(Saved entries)
○ ○ ○ ○ ○

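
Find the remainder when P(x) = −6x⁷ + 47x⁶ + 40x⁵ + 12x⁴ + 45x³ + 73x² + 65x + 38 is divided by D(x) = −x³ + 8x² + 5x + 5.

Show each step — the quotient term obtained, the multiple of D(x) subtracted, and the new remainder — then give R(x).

Step 1: lead(−6x⁷ + 47x⁶ + 40x⁵ + 12x⁴ + 45x³ + 73x² + 65x + 38) ÷ lead(D) = −6x⁷ ÷ −x³ = 6x⁴. Subtract (6x⁴)·D = −6x⁷ + 48x⁶ + 30x⁵ + 30x⁴. Remainder: −x⁶ + 10x⁵ − 18x⁴ + 45x³ + 73x² + 65x + 38.
Step 2: lead(−x⁶ + 10x⁵ − 18x⁴ + 45x³ + 73x² + 65x + 38) ÷ lead(D) = −x⁶ ÷ −x³ = x³. Subtract (x³)·D = −x⁶ + 8x⁵ + 5x⁴ + 5x³. Remainder: 2x⁵ − 23x⁴ + 40x³ + 73x² + 65x + 38.
Step 3: lead(2x⁵ − 23x⁴ + 40x³ + 73x² + 65x + 38) ÷ lead(D) = 2x⁵ ÷ −x³ = −2x². Subtract (−2x²)·D = 2x⁵ − 16x⁴ − 10x³ − 10x². Remainder: −7x⁴ + 50x³ + 83x² + 65x + 38.
Step 4: lead(−7x⁴ + 50x³ + 83x² + 65x + 38) ÷ lead(D) = −7x⁴ ÷ −x³ = 7x. Subtract (7x)·D = −7x⁴ + 56x³ + 35x² + 35x. Remainder: −6x³ + 48x² + 30x + 38.
Step 5: lead(−6x³ + 48x² + 30x + 38) ÷ lead(D) = −6x³ ÷ −x³ = 6. Subtract (6)·D = −6x³ + 48x² + 30x + 30. Remainder: 8.

R(x) = 8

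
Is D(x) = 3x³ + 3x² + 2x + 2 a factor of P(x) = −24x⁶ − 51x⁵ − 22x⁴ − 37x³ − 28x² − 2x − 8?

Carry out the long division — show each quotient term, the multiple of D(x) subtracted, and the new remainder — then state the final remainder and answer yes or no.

Step 1: lead(−24x⁶ − 51x⁵ − 22x⁴ − 37x³ − 28x² − 2x − 8) ÷ lead(D) = −24x⁶ ÷ 3x³ = −8x³. Subtract (−8x³)·D = −24x⁶ − 24x⁵ − 16x⁴ − 16x³. Remainder: −27x⁵ − 6x⁴ − 21x³ − 28x² − 2x − 8.
Step 2: lead(−27x⁵ − 6x⁴ − 21x³ − 28x² − 2x − 8) ÷ lead(D) = −27x⁵ ÷ 3x³ = −9x². Subtract (−9x²)·D = −27x⁵ − 27x⁴ − 18x³ − 18x². Remainder: 21x⁴ − 3x³ − 10x² − 2x − 8.
Step 3: lead(21x⁴ − 3x³ − 10x² − 2x − 8) ÷ lead(D) = 21x⁴ ÷ 3x³ = 7x. Subtract (7x)·D = 21x⁴ + 21x³ + 14x² + 14x. Remainder: −24x³ − 24x² − 16x − 8.
Step 4: lead(−24x³ − 24x² − 16x − 8) ÷ lead(D) = −24x³ ÷ 3x³ = −8. Subtract (−8)·D = −24x³ − 24x² − 16x − 16. Remainder: 8.

R(x) = 8, so D(x) is not a factor of P(x). no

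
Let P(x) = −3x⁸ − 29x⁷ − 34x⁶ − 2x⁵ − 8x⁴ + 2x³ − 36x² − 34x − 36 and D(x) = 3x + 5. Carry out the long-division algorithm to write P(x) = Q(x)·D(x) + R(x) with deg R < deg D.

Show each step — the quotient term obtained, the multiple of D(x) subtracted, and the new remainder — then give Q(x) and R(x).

Step 1: lead(−3x⁸ − 29x⁷ − 34x⁶ − 2x⁵ − 8x⁴ + 2x³ − 36x² − 34x − 36) ÷ lead(D) = −3x⁸ ÷ 3x = −x⁷. Subtract (−x⁷)·D = −3x⁸ − 5x⁷. Remainder: −24x⁷ − 34x⁶ − 2x⁵ − 8x⁴ + 2x³ − 36x² − 34x − 36.
Step 2: lead(−24x⁷ − 34x⁶ − 2x⁵ − 8x⁴ + 2x³ − 36x² − 34x − 36) ÷ lead(D) = −24x⁷ ÷ 3x = −8x⁶. Subtract (−8x⁶)·D = −24x⁷ − 40x⁶. Remainder: 6x⁶ − 2x⁵ − 8x⁴ + 2x³ − 36x² − 34x − 36.
Step 3: lead(6x⁶ − 2x⁵ − 8x⁴ + 2x³ − 36x² − 34x − 36) ÷ lead(D) = 6x⁶ ÷ 3x = 2x⁵. Subtract (2x⁵)·D = 6x⁶ + 10x⁵. Remainder: −12x⁵ − 8x⁴ + 2x³ − 36x² − 34x − 36.
Step 4: lead(−12x⁵ − 8x⁴ + 2x³ − 36x² − 34x − 36) ÷ lead(D) = −12x⁵ ÷ 3x = −4x⁴. Subtract (−4x⁴)·D = −12x⁵ − 20x⁴. Remainder: 12x⁴ + 2x³ − 36x² − 34x − 36.
Step 5: lead(12x⁴ + 2x³ − 36x² − 34x − 36) ÷ lead(D) = 12x⁴ ÷ 3x = 4x³. Subtract (4x³)·D = 12x⁴ + 20x³. Remainder: −18x³ − 36x² − 34x − 36.
Step 6: lead(−18x³ − 36x² − 34x − 36) ÷ lead(D) = −18x³ ÷ 3x = −6x². Subtract (−6x²)·D = −18x³ − 30x². Remainder: −6x² − 34x − 36.
Step 7: lead(−6x² − 34x − 36) ÷ lead(D) = −6x² ÷ 3x = −2x. Subtract (−2x)·D = −6x² − 10x. Remainder: −24x − 36.
Step 8: lead(−24x − 36) ÷ lead(D) = −24x ÷ 3x = −8. Subtract (−8)·D = −24x − 40. Remainder: 4.

Q(x) = −x⁷ − 8x⁶ + 2x⁵ − 4x⁴ + 4x³ − 6x² − 2x − 8; R(x) = 4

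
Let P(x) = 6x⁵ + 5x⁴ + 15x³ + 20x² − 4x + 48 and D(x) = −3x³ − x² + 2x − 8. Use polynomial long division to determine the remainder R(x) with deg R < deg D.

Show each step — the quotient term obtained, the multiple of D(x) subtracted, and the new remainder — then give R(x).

R(x) = 0

Step 1: lead(6x⁵ + 5x⁴ + 15x³ + 20x² − 4x + 48) ÷ lead(D) = 6x⁵ ÷ −3x³ = −2x². Subtract (−2x²)·D = 6x⁵ + 2x⁴ − 4x³ + 16x². Remainder: 3x⁴ + 19x³ + 4x² − 4x + 48.
Step 2: lead(3x⁴ + 19x³ + 4x² − 4x + 48) ÷ lead(D) = 3x⁴ ÷ −3x³ = −x. Subtract (−x)·D = 3x⁴ + x³ − 2x² + 8x. Remainder: 18x³ + 6x² − 12x + 48.
Step 3: lead(18x³ + 6x² − 12x + 48) ÷ lead(D) = 18x³ ÷ −3x³ = −6. Subtract (−6)·D = 18x³ + 6x² − 12x + 48. Remainder: 0.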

○ ○ ○ ○ ○

• Required action
Your answer must be a single number: the count of lines in the records that hold the word "with".

• Output for this task
2